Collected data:
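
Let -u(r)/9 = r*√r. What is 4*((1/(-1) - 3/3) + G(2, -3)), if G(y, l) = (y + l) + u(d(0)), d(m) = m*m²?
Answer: -12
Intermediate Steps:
d(m) = m³
u(r) = -9*r^(3/2) (u(r) = -9*r*√r = -9*r^(3/2))
G(y, l) = l + y (G(y, l) = (y + l) - 9*(0³)^(3/2) = (l + y) - 9*0^(3/2) = (l + y) - 9*0 = (l + y) + 0 = l + y)
4*((1/(-1) - 3/3) + G(2, -3)) = 4*((1/(-1) - 3/3) + (-3 + 2)) = 4*((1*(-1) - 3*⅓) - 1) = 4*((-1 - 1) - 1) = 4*(-2 - 1) = 4*(-3) = -12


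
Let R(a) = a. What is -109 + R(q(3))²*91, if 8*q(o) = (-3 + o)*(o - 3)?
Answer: -109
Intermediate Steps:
q(o) = (-3 + o)²/8 (q(o) = ((-3 + o)*(o - 3))/8 = ((-3 + o)*(-3 + o))/8 = (-3 + o)²/8)
-109 + R(q(3))²*91 = -109 + ((-3 + 3)²/8)²*91 = -109 + ((⅛)*0²)²*91 = -109 + ((⅛)*0)²*91 = -109 + 0²*91 = -109 + 0*91 = -109 + 0 = -109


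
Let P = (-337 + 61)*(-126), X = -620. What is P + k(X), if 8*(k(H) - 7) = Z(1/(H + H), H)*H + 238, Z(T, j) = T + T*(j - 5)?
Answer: 139095/4 ≈ 34774.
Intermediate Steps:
Z(T, j) = T + T*(-5 + j)
P = 34776 (P = -276*(-126) = 34776)
k(H) = 73/2 + H/16 (k(H) = 7 + (((-4 + H)/(H + H))*H + 238)/8 = 7 + (((-4 + H)/((2*H)))*H + 238)/8 = 7 + (((1/(2*H))*(-4 + H))*H + 238)/8 = 7 + (((-4 + H)/(2*H))*H + 238)/8 = 7 + ((-2 + H/2) + 238)/8 = 7 + (236 + H/2)/8 = 7 + (59/2 + H/16) = 73/2 + H/16)
P + k(X) = 34776 + (73/2 + (1/16)*(-620)) = 34776 + (73/2 - 155/4) = 34776 - 9/4 = 139095/4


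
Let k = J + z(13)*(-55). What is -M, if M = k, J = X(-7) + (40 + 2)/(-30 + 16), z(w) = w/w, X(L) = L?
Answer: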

- WHAT YOU ARE ASKED TO DO: Beginning with the first line and ending with the last, restate the data word for word.

- TASK RESULT:
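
Let -u(r)/9 = r*√r. What is 4*((1/(-1) - 3/3) + G(2, -3)), if G(y, l) = (y + l) + u(d(0)), d(m) = m*m²?
Answer: -12
Intermediate Steps:
d(m) = m³
u(r) = -9*r^(3/2) (u(r) = -9*r*√r = -9*r^(3/2))
G(y, l) = l + y (G(y, l) = (y + l) - 9*(0³)^(3/2) = (l + y) - 9*0^(3/2) = (l + y) - 9*0 = (l + y) + 0 = l + y)
4*((1/(-1) - 3/3) + G(2, -3)) = 4*((1/(-1) - 3/3) + (-3 + 2)) = 4*((1*(-1) - 3*⅓) - 1) = 4*((-1 - 1) - 1) = 4*(-2 - 1) = 4*(-3) = -12


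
Let R(a) = a. What is -109 + R(q(3))²*91, if 8*q(o) = (-3 + o)*(o - 3)?
Answer: -109
Intermediate Steps:
q(o) = (-3 + o)²/8 (q(o) = ((-3 + o)*(o - 3))/8 = ((-3 + o)*(-3 + o))/8 = (-3 + o)²/8)
-109 + R(q(3))²*91 = -109 + ((-3 + 3)²/8)²*91 = -109 + ((⅛)*0²)²*91 = -109 + ((⅛)*0)²*91 = -109 + 0²*91 = -109 + 0*91 = -109 + 0 = -109


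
Let P = (-337 + 61)*(-126), X = -620. What is P + k(X), if 8*(k(H) - 7) = Z(1/(H + H), H)*H + 238, Z(T, j) = T + T*(j - 5)?
Answer: 139095/4 ≈ 34774.
Intermediate Steps:
Z(T, j) = T + T*(-5 + j)
P = 34776 (P = -276*(-126) = 34776)
k(H) = 73/2 + H/16 (k(H) = 7 + (((-4 + H)/(H + H))*H + 238)/8 = 7 + (((-4 + H)/((2*H)))*H + 238)/8 = 7 + (((1/(2*H))*(-4 + H))*H + 238)/8 = 7 + (((-4 + H)/(2*H))*H + 238)/8 = 7 + ((-2 + H/2) + 238)/8 = 7 + (236 + H/2)/8 = 7 + (59/2 + H/16) = 73/2 + H/16)
P + k(X) = 34776 + (73/2 + (1/16)*(-620)) = 34776 + (73/2 - 155/4) = 34776 - 9/4 = 139095/4


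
Let k = J + z(13)*(-55). What is -M, if M = k, J = X(-7) + (40 + 2)/(-30 + 16), z(w) = w/w, X(L) = L?
Answer: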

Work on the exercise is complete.